▸ WORK TO COMPLETE
The answer must consist of every line from the entries that holds the word "seniority".

▸ EXTRACTED DATA
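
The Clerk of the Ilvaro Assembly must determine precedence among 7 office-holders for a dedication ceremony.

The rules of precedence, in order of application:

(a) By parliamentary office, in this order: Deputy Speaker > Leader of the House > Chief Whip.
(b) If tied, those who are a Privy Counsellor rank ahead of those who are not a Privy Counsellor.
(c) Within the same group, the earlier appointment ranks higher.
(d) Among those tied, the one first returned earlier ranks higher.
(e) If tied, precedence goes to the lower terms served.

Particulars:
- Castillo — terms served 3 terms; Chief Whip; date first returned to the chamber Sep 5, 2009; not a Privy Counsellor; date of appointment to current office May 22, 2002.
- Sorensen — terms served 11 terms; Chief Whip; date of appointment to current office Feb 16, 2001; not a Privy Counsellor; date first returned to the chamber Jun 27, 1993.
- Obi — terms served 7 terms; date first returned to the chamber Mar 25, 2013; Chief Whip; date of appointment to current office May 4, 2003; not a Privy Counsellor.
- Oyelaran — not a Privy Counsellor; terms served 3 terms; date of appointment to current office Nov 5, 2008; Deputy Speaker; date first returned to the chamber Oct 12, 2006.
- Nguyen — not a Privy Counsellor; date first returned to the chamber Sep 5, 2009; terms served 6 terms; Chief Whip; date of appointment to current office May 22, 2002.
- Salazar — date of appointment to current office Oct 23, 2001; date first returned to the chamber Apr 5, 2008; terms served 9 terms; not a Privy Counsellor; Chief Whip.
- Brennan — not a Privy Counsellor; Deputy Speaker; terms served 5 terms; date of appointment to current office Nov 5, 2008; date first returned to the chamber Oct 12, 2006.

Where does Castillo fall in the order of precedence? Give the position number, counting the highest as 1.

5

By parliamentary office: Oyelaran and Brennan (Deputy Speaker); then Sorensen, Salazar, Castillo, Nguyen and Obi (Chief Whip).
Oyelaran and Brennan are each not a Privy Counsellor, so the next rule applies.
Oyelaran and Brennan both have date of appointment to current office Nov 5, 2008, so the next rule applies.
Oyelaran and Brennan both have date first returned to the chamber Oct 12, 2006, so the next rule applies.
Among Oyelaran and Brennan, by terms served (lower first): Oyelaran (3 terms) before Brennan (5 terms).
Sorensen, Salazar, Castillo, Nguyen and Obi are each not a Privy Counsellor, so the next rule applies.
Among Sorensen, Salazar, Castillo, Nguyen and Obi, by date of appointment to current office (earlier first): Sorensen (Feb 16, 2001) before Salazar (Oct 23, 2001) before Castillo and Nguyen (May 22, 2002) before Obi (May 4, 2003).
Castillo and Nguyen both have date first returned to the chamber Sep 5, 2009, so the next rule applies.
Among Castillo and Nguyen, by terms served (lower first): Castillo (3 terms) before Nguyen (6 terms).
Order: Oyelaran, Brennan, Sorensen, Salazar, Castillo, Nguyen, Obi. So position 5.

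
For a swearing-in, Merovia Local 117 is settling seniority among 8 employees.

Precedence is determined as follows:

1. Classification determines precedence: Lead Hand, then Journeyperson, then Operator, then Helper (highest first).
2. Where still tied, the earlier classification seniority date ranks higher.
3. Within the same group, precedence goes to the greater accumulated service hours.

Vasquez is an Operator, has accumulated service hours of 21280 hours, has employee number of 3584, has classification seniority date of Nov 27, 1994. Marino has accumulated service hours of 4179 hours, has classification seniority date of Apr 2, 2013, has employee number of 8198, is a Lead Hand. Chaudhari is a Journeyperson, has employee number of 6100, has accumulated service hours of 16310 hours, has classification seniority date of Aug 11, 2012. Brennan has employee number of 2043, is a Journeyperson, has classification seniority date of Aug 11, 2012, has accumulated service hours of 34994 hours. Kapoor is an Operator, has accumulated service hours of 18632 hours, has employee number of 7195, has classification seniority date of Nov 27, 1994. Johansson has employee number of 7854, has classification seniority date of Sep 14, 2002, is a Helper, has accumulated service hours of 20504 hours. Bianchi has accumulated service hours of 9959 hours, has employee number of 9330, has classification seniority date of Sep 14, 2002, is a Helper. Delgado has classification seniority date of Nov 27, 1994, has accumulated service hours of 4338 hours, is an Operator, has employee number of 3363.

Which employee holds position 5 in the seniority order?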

▸ EXERCISE RESPONSE
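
For a swearing-in, Merovia Local 117 is settling seniority among 8 employees.
2. Where still tied, the earlier classification seniority date ranks higher.
Vasquez is an Operator, has accumulated service hours of 21280 hours, has employee number of 3584, has classification seniority date of Nov 27, 1994. Marino has accumulated service hours of 4179 hours, has classification seniority date of Apr 2, 2013, has employee number of 8198, is a Lead Hand. Chaudhari is a Journeyperson, has employee number of 6100, has accumulated service hours of 16310 hours, has classification seniority date of Aug 11, 2012. Brennan has employee number of 2043, is a Journeyperson, has classification seniority date of Aug 11, 2012, has accumulated service hours of 34994 hours. Kapoor is an Operator, has accumulated service hours of 18632 hours, has employee number of 7195, has classification seniority date of Nov 27, 1994. Johansson has employee number of 7854, has classification seniority date of Sep 14, 2002, is a Helper, has accumulated service hours of 20504 hours. Bianchi has accumulated service hours of 9959 hours, has employee number of 9330, has classification seniority date of Sep 14, 2002, is a Helper. Delgado has classification seniority date of Nov 27, 1994, has accumulated service hours of 4338 hours, is an Operator, has employee number of 3363.
Which employee holds position 5 in the seniority order?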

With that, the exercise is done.